**Task brief:**
Return, in their exact form, the lines that lie between the start of the data below and the line containing "A catalog entry", with both ends included.

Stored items
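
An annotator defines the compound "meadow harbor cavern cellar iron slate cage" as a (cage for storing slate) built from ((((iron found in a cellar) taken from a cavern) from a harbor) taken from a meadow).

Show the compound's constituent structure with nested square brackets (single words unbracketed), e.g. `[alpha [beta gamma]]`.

[[meadow [harbor [cavern [cellar iron]]]] [slate cage]]

Whole compound: head "cage" (specifically "slate cage"), modifier "meadow harbor cavern cellar iron".
Within "meadow harbor cavern cellar iron", the head is "iron" (specifically "harbor cavern cellar iron") and the modifier is "meadow".
Within "harbor cavern cellar iron", the head is "iron" (specifically "cavern cellar iron") and the modifier is "harbor".
Within "cavern cellar iron", the head is "iron" (specifically "cellar iron") and the modifier is "cavern".
Within "cellar iron", the head is "iron" and the modifier is "cellar".
Within "slate cage", the head is "cage" and the modifier is "slate".
So the structure is [[meadow [harbor [cavern [cellar iron]]]] [slate cage]].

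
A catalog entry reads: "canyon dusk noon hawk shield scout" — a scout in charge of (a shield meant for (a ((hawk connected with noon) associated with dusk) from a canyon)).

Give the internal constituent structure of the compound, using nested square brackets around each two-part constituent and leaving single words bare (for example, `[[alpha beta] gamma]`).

Overall it is a kind of scout; the modifier is "canyon dusk noon hawk shield".
"canyon dusk noon hawk shield" → head "shield", modifier "canyon dusk noon hawk".
"canyon dusk noon hawk" → head "hawk" (specifically "dusk noon hawk"), modifier "canyon".
"dusk noon hawk" → head "hawk" (specifically "noon hawk"), modifier "dusk".
"noon hawk" → head "hawk", modifier "noon".
So the structure is [[[canyon [dusk [noon hawk]]] shield] scout].

[[[canyon [dusk [noon hawk]]] shield] scout]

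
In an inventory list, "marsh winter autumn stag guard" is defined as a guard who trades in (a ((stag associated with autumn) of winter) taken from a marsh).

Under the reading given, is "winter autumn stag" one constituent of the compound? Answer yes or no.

The paraphrase groups the words so that "winter autumn stag" is one unit: it corresponds to a single parenthesized sub-phrase.
The full structure is [[marsh [winter [autumn stag]]] guard], in which [winter autumn stag] is a constituent.

yes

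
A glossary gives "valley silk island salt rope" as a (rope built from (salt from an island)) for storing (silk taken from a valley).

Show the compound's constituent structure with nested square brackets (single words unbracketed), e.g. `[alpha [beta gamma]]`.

[[valley silk] [[island salt] rope]]

Overall it is a kind of rope (specifically "island salt rope"); the modifier is "valley silk".
"valley silk" → head "silk", modifier "valley".
"island salt rope" → head "rope", modifier "island salt".
"island salt" → head "salt", modifier "island".
Assembled: [[valley silk] [[island salt] rope]].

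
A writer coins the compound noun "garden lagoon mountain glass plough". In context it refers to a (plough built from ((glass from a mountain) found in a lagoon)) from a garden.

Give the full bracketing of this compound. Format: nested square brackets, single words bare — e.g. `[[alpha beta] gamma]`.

The outermost head in the paraphrase is "plough" (specifically "lagoon mountain glass plough"), modified by "garden".
Within "lagoon mountain glass plough", the head is "plough" and the modifier is "lagoon mountain glass".
Within "lagoon mountain glass", the head is "glass" (specifically "mountain glass") and the modifier is "lagoon".
Within "mountain glass", the head is "glass" and the modifier is "mountain".
So the structure is [garden [[lagoon [mountain glass]] plough]].

[garden [[lagoon [mountain glass]] plough]]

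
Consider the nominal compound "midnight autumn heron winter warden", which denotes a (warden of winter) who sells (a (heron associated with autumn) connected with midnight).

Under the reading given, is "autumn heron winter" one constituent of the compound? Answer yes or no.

no

The top-level split is [midnight autumn heron] [winter warden]; the full structure is [[midnight [autumn heron]] [winter warden]].
"autumn heron winter" straddles a constituent boundary, so it is not a single unit.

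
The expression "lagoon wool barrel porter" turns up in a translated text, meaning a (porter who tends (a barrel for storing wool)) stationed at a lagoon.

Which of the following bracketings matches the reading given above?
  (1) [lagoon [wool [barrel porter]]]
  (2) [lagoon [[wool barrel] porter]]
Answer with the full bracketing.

The paraphrase's head is the "porter" part ("wool barrel porter"); its modifier is "lagoon".
That top-level split, carried through the inner groups, gives [lagoon [[wool barrel] porter]].

[lagoon [[wool barrel] porter]]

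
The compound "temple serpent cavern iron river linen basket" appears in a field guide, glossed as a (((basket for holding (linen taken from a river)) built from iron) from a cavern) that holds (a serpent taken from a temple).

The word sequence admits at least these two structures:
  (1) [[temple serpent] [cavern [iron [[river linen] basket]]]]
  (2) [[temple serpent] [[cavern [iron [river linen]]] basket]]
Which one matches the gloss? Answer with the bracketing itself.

[[temple serpent] [cavern [iron [[river linen] basket]]]]

The paraphrase's head is the "basket" part ("cavern iron river linen basket"); its modifier is "temple serpent".
That top-level split, carried through the inner groups, gives [[temple serpent] [cavern [iron [[river linen] basket]]]].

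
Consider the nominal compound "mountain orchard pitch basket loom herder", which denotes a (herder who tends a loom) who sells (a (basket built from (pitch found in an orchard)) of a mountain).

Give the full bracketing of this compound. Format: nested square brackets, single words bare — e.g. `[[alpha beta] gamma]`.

[[mountain [[orchard pitch] basket]] [loom herder]]

Overall it is a kind of herder (specifically "loom herder"); the modifier is "mountain orchard pitch basket".
Within "mountain orchard pitch basket", the head is "basket" (specifically "orchard pitch basket") and the modifier is "mountain".
Within "orchard pitch basket", the head is "basket" and the modifier is "orchard pitch".
Within "orchard pitch", the head is "pitch" and the modifier is "orchard".
Within "loom herder", the head is "herder" and the modifier is "loom".
Putting it together: [[mountain [[orchard pitch] basket]] [loom herder]].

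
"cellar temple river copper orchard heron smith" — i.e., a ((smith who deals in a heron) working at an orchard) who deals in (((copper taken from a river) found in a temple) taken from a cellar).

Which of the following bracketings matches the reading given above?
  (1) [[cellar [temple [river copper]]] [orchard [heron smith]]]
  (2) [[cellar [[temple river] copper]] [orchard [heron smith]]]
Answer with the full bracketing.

[[cellar [temple [river copper]]] [orchard [heron smith]]]

The paraphrase's head is the "smith" part ("orchard heron smith"); its modifier is "cellar temple river copper".
That top-level split, carried through the inner groups, gives [[cellar [temple [river copper]]] [orchard [heron smith]]].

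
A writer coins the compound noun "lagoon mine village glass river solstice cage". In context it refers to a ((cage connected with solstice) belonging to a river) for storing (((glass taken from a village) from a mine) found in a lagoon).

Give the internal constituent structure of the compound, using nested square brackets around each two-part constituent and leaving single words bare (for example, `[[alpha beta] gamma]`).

[[lagoon [mine [village glass]]] [river [solstice cage]]]

At the top level: head "cage" (specifically "river solstice cage"); modifier "lagoon mine village glass".
"lagoon mine village glass" → head "glass" (specifically "mine village glass"), modifier "lagoon".
"mine village glass" → head "glass" (specifically "village glass"), modifier "mine".
"village glass" → head "glass", modifier "village".
"river solstice cage" → head "cage" (specifically "solstice cage"), modifier "river".
"solstice cage" → head "cage", modifier "solstice".
So the structure is [[lagoon [mine [village glass]]] [river [solstice cage]]].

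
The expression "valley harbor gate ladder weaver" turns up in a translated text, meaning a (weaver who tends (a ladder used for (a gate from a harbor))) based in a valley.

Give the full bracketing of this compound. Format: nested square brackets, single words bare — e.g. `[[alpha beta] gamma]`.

Whole compound: head "weaver" (specifically "harbor gate ladder weaver"), modifier "valley".
Within "harbor gate ladder weaver", the head is "weaver" and the modifier is "harbor gate ladder".
Within "harbor gate ladder", the head is "ladder" and the modifier is "harbor gate".
Within "harbor gate", the head is "gate" and the modifier is "harbor".
Putting it together: [valley [[[harbor gate] ladder] weaver]].

[valley [[[harbor gate] ladder] weaver]]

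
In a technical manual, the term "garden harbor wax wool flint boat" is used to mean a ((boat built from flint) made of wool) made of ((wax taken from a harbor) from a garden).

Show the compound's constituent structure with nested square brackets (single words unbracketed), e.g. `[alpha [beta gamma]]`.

[[garden [harbor wax]] [wool [flint boat]]]

Whole compound: head "boat" (specifically "wool flint boat"), modifier "garden harbor wax".
Within "garden harbor wax", the head is "wax" (specifically "harbor wax") and the modifier is "garden".
Within "harbor wax", the head is "wax" and the modifier is "harbor".
Within "wool flint boat", the head is "boat" (specifically "flint boat") and the modifier is "wool".
Within "flint boat", the head is "boat" and the modifier is "flint".
Putting it together: [[garden [harbor wax]] [wool [flint boat]]].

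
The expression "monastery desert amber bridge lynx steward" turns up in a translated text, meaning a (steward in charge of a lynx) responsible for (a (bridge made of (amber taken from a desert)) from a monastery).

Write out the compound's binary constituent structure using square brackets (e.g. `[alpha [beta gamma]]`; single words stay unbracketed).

[[monastery [[desert amber] bridge]] [lynx steward]]

Overall it is a kind of steward (specifically "lynx steward"); the modifier is "monastery desert amber bridge".
"monastery desert amber bridge" → head "bridge" (specifically "desert amber bridge"), modifier "monastery".
"desert amber bridge" → head "bridge", modifier "desert amber".
"desert amber" → head "amber", modifier "desert".
"lynx steward" → head "steward", modifier "lynx".
Assembled: [[monastery [[desert amber] bridge]] [lynx steward]].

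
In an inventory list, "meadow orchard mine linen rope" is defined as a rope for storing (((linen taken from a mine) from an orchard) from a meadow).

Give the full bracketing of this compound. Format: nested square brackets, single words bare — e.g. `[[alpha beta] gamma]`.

[[meadow [orchard [mine linen]]] rope]

Overall it is a kind of rope; the modifier is "meadow orchard mine linen".
Inside "meadow orchard mine linen": head "linen" (specifically "orchard mine linen"), modifier "meadow".
Inside "orchard mine linen": head "linen" (specifically "mine linen"), modifier "orchard".
Inside "mine linen": head "linen", modifier "mine".
Putting it together: [[meadow [orchard [mine linen]]] rope].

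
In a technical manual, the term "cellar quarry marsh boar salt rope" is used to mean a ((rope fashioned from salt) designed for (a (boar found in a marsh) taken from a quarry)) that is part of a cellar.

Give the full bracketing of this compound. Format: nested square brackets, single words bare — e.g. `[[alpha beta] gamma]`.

[cellar [[quarry [marsh boar]] [salt rope]]]

The outermost head in the paraphrase is "rope" (specifically "quarry marsh boar salt rope"), modified by "cellar".
Inside "quarry marsh boar salt rope": head "rope" (specifically "salt rope"), modifier "quarry marsh boar".
Inside "quarry marsh boar": head "boar" (specifically "marsh boar"), modifier "quarry".
Inside "marsh boar": head "boar", modifier "marsh".
Inside "salt rope": head "rope", modifier "salt".
So the structure is [cellar [[quarry [marsh boar]] [salt rope]]].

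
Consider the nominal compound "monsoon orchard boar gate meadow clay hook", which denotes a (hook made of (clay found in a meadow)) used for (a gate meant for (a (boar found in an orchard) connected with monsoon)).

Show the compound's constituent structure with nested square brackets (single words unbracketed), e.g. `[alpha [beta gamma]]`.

[[[monsoon [orchard boar]] gate] [[meadow clay] hook]]

The outermost head in the paraphrase is "hook" (specifically "meadow clay hook"), modified by "monsoon orchard boar gate".
Inside "monsoon orchard boar gate": head "gate", modifier "monsoon orchard boar".
Inside "monsoon orchard boar": head "boar" (specifically "orchard boar"), modifier "monsoon".
Inside "orchard boar": head "boar", modifier "orchard".
Inside "meadow clay hook": head "hook", modifier "meadow clay".
Inside "meadow clay": head "clay", modifier "meadow".
So the structure is [[[monsoon [orchard boar]] gate] [[meadow clay] hook]].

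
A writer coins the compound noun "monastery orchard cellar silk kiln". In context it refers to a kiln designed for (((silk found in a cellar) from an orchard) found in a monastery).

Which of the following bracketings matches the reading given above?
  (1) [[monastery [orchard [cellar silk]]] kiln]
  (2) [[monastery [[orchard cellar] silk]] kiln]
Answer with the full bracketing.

[[monastery [orchard [cellar silk]]] kiln]

The paraphrase's head is the "kiln" part ("kiln"); its modifier is "monastery orchard cellar silk".
That top-level split, carried through the inner groups, gives [[monastery [orchard [cellar silk]]] kiln].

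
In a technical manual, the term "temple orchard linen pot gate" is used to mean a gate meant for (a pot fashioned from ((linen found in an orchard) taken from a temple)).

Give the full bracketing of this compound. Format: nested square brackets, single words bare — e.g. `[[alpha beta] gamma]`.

[[[temple [orchard linen]] pot] gate]

At the top level: head "gate"; modifier "temple orchard linen pot".
Within "temple orchard linen pot", the head is "pot" and the modifier is "temple orchard linen".
Within "temple orchard linen", the head is "linen" (specifically "orchard linen") and the modifier is "temple".
Within "orchard linen", the head is "linen" and the modifier is "orchard".
So the structure is [[[temple [orchard linen]] pot] gate].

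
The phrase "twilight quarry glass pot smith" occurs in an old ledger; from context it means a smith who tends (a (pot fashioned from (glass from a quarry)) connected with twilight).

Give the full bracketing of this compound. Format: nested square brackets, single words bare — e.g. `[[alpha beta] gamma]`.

[[twilight [[quarry glass] pot]] smith]

Overall it is a kind of smith; the modifier is "twilight quarry glass pot".
"twilight quarry glass pot" → head "pot" (specifically "quarry glass pot"), modifier "twilight".
"quarry glass pot" → head "pot", modifier "quarry glass".
"quarry glass" → head "glass", modifier "quarry".
So the structure is [[twilight [[quarry glass] pot]] smith].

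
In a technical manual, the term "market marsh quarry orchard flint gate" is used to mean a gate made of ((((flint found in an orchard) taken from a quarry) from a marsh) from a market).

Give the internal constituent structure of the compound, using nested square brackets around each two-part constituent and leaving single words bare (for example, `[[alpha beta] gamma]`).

Overall it is a kind of gate; the modifier is "market marsh quarry orchard flint".
Within "market marsh quarry orchard flint", the head is "flint" (specifically "marsh quarry orchard flint") and the modifier is "market".
Within "marsh quarry orchard flint", the head is "flint" (specifically "quarry orchard flint") and the modifier is "marsh".
Within "quarry orchard flint", the head is "flint" (specifically "orchard flint") and the modifier is "quarry".
Within "orchard flint", the head is "flint" and the modifier is "orchard".
So the structure is [[market [marsh [quarry [orchard flint]]]] gate].

[[market [marsh [quarry [orchard flint]]]] gate]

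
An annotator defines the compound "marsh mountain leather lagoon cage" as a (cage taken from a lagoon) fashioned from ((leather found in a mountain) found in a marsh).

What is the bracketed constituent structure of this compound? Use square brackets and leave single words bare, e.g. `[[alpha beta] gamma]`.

Whole compound: head "cage" (specifically "lagoon cage"), modifier "marsh mountain leather".
"marsh mountain leather" → head "leather" (specifically "mountain leather"), modifier "marsh".
"mountain leather" → head "leather", modifier "mountain".
"lagoon cage" → head "cage", modifier "lagoon".
Assembled: [[marsh [mountain leather]] [lagoon cage]].

[[marsh [mountain leather]] [lagoon cage]]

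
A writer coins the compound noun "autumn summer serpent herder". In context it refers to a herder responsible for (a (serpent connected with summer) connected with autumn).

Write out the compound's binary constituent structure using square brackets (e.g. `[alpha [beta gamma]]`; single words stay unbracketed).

Whole compound: head "herder", modifier "autumn summer serpent".
"autumn summer serpent" → head "serpent" (specifically "summer serpent"), modifier "autumn".
"summer serpent" → head "serpent", modifier "summer".
Putting it together: [[autumn [summer serpent]] herder].

[[autumn [summer serpent]] herder]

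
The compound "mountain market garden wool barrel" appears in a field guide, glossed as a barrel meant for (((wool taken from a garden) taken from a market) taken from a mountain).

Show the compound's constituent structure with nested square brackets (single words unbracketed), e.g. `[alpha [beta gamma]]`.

Overall it is a kind of barrel; the modifier is "mountain market garden wool".
Inside "mountain market garden wool": head "wool" (specifically "market garden wool"), modifier "mountain".
Inside "market garden wool": head "wool" (specifically "garden wool"), modifier "market".
Inside "garden wool": head "wool", modifier "garden".
Putting it together: [[mountain [market [garden wool]]] barrel].

[[mountain [market [garden wool]]] barrel]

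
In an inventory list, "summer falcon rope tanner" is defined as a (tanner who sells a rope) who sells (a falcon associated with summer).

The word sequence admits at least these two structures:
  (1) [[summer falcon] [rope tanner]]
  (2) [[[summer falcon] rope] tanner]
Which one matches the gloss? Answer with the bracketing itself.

The paraphrase's head is the "tanner" part ("rope tanner"); its modifier is "summer falcon".
That top-level split, carried through the inner groups, gives [[summer falcon] [rope tanner]].

[[summer falcon] [rope tanner]]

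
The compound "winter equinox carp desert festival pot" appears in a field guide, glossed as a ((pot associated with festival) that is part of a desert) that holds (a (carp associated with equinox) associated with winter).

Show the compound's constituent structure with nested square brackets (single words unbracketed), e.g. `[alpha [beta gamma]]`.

[[winter [equinox carp]] [desert [festival pot]]]

The outermost head in the paraphrase is "pot" (specifically "desert festival pot"), modified by "winter equinox carp".
Within "winter equinox carp", the head is "carp" (specifically "equinox carp") and the modifier is "winter".
Within "equinox carp", the head is "carp" and the modifier is "equinox".
Within "desert festival pot", the head is "pot" (specifically "festival pot") and the modifier is "desert".
Within "festival pot", the head is "pot" and the modifier is "festival".
So the structure is [[winter [equinox carp]] [desert [festival pot]]].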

**Written answer:**
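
An annotator defines the compound "meadow harbor cavern cellar iron slate cage" as a (cage for storing slate) built from ((((iron found in a cellar) taken from a cavern) from a harbor) taken from a meadow).

Show the compound's constituent structure with nested square brackets (single words unbracketed), e.g. `[alpha [beta gamma]]`.

[[meadow [harbor [cavern [cellar iron]]]] [slate cage]]

Whole compound: head "cage" (specifically "slate cage"), modifier "meadow harbor cavern cellar iron".
Within "meadow harbor cavern cellar iron", the head is "iron" (specifically "harbor cavern cellar iron") and the modifier is "meadow".
Within "harbor cavern cellar iron", the head is "iron" (specifically "cavern cellar iron") and the modifier is "harbor".
Within "cavern cellar iron", the head is "iron" (specifically "cellar iron") and the modifier is "cavern".
Within "cellar iron", the head is "iron" and the modifier is "cellar".
Within "slate cage", the head is "cage" and the modifier is "slate".
So the structure is [[meadow [harbor [cavern [cellar iron]]]] [slate cage]].

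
A catalog entry reads: "canyon dusk noon hawk shield scout" — a scout in charge of (a shield meant for (a ((hawk connected with noon) associated with dusk) from a canyon)).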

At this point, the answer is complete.